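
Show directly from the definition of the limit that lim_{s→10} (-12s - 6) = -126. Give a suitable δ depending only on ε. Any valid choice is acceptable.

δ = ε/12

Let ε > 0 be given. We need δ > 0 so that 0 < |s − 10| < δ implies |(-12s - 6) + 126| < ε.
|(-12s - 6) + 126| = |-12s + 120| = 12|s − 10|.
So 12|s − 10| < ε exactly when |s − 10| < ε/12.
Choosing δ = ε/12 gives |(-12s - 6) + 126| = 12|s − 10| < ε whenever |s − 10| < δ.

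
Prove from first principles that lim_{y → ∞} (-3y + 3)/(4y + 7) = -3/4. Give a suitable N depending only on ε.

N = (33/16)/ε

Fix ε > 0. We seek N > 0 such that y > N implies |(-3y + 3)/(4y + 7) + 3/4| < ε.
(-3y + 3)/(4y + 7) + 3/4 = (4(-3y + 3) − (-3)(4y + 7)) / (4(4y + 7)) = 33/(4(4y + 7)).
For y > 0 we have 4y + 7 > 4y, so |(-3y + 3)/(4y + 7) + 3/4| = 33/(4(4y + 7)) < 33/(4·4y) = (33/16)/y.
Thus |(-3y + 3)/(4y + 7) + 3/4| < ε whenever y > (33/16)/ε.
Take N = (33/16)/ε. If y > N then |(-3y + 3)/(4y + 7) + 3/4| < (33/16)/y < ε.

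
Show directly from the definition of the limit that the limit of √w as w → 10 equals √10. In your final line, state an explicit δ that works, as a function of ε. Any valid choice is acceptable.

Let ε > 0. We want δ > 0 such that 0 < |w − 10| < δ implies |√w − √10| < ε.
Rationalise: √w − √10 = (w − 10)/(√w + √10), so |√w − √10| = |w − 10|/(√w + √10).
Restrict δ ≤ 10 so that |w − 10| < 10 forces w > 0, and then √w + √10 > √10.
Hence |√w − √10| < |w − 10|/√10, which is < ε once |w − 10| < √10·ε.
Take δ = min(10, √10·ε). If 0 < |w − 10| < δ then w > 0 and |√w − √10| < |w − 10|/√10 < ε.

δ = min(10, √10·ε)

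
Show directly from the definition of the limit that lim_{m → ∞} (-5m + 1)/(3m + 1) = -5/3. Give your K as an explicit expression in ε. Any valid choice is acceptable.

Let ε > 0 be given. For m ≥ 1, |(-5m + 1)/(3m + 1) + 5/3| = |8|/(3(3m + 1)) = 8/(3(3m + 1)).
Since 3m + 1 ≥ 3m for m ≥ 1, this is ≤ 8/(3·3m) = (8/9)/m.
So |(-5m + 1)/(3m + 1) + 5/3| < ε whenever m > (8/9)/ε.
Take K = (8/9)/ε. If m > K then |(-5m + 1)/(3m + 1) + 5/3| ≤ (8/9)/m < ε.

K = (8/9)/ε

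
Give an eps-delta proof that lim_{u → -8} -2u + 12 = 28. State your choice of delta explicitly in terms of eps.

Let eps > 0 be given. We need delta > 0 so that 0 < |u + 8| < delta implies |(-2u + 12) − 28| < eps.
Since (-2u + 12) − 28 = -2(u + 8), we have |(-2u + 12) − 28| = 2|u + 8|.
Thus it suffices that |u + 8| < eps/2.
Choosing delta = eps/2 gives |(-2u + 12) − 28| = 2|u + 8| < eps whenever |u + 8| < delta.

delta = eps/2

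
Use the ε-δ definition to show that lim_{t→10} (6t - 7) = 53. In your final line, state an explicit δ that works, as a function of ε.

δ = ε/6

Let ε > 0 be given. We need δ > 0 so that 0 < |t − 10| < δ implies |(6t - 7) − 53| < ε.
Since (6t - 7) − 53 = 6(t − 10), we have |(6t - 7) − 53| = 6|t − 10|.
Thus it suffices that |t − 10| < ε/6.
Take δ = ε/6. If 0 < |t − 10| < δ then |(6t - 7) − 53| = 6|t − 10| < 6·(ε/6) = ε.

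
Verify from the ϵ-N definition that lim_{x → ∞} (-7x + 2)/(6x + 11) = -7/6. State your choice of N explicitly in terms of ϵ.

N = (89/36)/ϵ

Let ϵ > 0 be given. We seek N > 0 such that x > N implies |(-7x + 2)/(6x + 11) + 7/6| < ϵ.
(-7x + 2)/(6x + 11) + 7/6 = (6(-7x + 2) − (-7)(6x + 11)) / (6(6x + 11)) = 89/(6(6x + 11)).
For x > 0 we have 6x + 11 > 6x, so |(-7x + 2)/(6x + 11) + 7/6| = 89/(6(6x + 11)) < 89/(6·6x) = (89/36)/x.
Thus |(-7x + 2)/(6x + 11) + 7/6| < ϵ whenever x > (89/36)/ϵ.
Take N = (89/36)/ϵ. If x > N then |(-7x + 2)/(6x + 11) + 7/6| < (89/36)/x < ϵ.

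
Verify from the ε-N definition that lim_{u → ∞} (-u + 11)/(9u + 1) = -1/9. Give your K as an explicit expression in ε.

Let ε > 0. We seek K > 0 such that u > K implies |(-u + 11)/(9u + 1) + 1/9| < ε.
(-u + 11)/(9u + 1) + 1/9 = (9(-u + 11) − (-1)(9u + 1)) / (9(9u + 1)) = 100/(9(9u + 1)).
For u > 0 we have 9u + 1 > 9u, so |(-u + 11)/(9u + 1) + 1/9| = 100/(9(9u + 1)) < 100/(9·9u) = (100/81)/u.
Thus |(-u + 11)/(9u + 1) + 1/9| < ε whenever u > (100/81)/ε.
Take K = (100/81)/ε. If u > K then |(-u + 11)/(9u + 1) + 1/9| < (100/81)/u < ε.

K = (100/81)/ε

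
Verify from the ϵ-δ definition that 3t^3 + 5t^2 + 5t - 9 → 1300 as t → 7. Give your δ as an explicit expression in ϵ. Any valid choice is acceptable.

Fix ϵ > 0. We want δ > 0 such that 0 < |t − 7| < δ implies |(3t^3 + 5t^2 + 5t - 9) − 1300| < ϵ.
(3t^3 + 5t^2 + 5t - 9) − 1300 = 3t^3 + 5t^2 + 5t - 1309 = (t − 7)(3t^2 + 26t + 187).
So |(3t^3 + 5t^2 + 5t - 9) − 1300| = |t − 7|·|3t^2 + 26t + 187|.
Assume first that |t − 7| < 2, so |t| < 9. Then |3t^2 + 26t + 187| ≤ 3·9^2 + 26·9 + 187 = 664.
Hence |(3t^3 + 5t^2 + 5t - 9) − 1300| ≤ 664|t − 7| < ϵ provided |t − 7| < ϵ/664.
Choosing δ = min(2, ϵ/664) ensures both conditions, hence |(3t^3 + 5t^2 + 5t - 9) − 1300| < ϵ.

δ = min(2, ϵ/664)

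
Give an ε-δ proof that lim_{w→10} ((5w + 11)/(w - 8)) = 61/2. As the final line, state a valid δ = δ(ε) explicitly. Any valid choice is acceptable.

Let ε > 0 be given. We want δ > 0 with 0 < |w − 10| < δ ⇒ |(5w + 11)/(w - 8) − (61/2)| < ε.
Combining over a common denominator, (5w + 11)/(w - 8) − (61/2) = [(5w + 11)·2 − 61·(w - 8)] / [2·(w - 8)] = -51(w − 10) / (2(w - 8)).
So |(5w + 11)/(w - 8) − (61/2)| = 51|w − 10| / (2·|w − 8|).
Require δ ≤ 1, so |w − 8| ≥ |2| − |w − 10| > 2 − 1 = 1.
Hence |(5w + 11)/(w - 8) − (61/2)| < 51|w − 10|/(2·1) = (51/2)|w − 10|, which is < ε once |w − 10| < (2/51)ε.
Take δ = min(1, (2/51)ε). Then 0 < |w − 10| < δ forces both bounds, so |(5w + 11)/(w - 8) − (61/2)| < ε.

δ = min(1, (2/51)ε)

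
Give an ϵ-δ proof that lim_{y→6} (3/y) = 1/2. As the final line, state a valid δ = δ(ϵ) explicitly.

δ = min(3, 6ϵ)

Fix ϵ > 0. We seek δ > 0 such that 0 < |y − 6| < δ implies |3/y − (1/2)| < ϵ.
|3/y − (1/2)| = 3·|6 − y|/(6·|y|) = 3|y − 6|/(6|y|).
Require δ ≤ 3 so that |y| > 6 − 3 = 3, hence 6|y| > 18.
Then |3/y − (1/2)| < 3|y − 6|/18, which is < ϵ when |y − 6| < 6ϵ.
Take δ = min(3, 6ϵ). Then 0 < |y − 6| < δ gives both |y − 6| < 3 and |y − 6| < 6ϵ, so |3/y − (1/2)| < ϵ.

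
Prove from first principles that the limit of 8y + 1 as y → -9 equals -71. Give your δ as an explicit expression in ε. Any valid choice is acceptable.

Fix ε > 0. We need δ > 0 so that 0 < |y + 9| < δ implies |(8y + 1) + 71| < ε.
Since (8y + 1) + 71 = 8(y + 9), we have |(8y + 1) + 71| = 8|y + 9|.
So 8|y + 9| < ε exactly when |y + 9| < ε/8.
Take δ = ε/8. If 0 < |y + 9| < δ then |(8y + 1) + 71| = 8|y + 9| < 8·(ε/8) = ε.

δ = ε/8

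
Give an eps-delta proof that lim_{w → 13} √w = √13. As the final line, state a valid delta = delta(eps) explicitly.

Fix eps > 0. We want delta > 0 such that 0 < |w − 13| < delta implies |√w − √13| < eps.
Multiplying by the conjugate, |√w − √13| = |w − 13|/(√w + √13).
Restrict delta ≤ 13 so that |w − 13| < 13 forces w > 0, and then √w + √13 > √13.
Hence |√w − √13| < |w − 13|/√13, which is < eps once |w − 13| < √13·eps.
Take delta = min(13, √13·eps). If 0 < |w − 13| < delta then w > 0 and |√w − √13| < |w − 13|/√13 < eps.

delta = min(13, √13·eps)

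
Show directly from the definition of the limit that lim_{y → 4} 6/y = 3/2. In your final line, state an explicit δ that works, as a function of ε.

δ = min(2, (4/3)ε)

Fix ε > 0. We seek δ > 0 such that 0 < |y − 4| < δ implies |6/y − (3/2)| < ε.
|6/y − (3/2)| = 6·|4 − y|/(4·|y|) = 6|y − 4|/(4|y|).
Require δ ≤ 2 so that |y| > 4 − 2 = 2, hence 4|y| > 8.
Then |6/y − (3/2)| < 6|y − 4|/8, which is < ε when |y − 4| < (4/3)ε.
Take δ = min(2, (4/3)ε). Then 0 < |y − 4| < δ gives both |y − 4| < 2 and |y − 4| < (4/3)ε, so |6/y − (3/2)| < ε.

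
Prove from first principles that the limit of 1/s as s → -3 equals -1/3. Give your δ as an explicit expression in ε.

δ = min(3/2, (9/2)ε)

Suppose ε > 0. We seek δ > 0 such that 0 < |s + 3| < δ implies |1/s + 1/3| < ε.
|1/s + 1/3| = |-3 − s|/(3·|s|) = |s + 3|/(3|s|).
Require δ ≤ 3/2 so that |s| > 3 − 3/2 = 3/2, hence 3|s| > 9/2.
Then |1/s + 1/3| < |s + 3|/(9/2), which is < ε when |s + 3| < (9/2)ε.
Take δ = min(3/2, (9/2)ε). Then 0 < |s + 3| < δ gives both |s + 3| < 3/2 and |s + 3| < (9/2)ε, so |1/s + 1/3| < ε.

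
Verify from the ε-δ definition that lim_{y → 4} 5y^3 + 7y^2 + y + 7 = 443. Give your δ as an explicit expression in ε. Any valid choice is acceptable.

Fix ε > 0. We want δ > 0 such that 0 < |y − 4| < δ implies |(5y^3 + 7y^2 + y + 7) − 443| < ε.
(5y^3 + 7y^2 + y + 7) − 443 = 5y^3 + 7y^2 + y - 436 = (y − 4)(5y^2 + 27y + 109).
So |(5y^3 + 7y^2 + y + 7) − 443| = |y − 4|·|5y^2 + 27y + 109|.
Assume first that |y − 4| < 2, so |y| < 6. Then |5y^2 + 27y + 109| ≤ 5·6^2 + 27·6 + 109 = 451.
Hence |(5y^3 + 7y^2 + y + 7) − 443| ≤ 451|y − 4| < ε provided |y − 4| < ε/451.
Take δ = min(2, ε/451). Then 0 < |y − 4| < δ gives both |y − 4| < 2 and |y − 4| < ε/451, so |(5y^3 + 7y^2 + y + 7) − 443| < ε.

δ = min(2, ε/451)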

:::::

_TRY IT_. Quote only the lines from the one containing "Verify from the ε-δ" through the final line of the records, with both ends included.

_EXERCISE RESPONSE_.
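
Verify from the ε-δ definition that lim_{y → 4} 5y^3 + 7y^2 + y + 7 = 443. Give your δ as an explicit expression in ε. Any valid choice is acceptable.

Fix ε > 0. We want δ > 0 such that 0 < |y − 4| < δ implies |(5y^3 + 7y^2 + y + 7) − 443| < ε.
(5y^3 + 7y^2 + y + 7) − 443 = 5y^3 + 7y^2 + y - 436 = (y − 4)(5y^2 + 27y + 109).
So |(5y^3 + 7y^2 + y + 7) − 443| = |y − 4|·|5y^2 + 27y + 109|.
Assume first that |y − 4| < 2, so |y| < 6. Then |5y^2 + 27y + 109| ≤ 5·6^2 + 27·6 + 109 = 451.
Hence |(5y^3 + 7y^2 + y + 7) − 443| ≤ 451|y − 4| < ε provided |y − 4| < ε/451.
Take δ = min(2, ε/451). Then 0 < |y − 4| < δ gives both |y − 4| < 2 and |y − 4| < ε/451, so |(5y^3 + 7y^2 + y + 7) − 443| < ε.

δ = min(2, ε/451)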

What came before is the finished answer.